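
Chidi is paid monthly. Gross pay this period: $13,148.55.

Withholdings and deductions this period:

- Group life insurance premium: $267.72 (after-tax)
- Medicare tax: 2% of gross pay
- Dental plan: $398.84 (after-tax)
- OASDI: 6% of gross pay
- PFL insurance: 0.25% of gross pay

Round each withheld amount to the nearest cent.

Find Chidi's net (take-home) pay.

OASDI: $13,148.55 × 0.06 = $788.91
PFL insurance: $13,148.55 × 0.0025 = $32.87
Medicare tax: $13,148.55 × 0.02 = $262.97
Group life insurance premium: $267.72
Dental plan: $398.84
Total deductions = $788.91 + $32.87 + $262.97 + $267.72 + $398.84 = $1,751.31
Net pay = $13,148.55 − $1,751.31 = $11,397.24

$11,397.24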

========

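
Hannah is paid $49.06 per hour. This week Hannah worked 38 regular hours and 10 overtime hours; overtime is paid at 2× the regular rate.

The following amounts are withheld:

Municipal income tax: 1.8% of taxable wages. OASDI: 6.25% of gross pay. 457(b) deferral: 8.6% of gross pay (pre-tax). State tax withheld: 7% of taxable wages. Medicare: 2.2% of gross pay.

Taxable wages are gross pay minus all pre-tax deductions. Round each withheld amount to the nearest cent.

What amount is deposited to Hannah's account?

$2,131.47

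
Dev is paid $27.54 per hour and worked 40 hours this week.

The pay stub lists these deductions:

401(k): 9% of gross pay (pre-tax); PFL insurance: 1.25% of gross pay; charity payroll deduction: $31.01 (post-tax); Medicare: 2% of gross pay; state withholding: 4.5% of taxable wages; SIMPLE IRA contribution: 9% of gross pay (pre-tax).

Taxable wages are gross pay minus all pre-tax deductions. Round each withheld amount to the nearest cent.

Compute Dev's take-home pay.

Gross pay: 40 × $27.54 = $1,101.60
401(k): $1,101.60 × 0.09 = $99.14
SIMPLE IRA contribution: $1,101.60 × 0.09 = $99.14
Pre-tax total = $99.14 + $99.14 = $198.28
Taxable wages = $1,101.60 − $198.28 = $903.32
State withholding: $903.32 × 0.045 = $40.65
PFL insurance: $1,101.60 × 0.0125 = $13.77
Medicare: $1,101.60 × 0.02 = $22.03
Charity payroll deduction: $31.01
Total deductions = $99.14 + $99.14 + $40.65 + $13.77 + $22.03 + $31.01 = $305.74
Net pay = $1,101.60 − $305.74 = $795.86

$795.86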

========

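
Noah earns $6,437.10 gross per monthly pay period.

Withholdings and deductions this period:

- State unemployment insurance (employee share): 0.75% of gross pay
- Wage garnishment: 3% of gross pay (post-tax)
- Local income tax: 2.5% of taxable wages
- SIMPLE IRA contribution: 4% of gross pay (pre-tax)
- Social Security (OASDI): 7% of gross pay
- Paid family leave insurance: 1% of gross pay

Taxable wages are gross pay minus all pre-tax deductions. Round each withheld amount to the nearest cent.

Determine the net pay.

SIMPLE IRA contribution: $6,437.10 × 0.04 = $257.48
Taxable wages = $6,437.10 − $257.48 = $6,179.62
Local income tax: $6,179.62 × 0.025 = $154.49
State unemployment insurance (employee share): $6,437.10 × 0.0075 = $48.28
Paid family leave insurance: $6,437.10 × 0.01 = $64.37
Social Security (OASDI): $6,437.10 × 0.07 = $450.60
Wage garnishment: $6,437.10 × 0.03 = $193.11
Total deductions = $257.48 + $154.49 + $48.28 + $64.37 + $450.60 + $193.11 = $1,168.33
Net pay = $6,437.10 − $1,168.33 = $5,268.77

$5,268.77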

========

-- Exercise aim --
Where does the word "worked" appear in the records? Copy every line that holds it.

-- Response --
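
Hannah is paid $49.06 per hour. This week Hannah worked 38 regular hours and 10 overtime hours; overtime is paid at 2× the regular rate.
Dev is paid $27.54 per hour and worked 40 hours this week.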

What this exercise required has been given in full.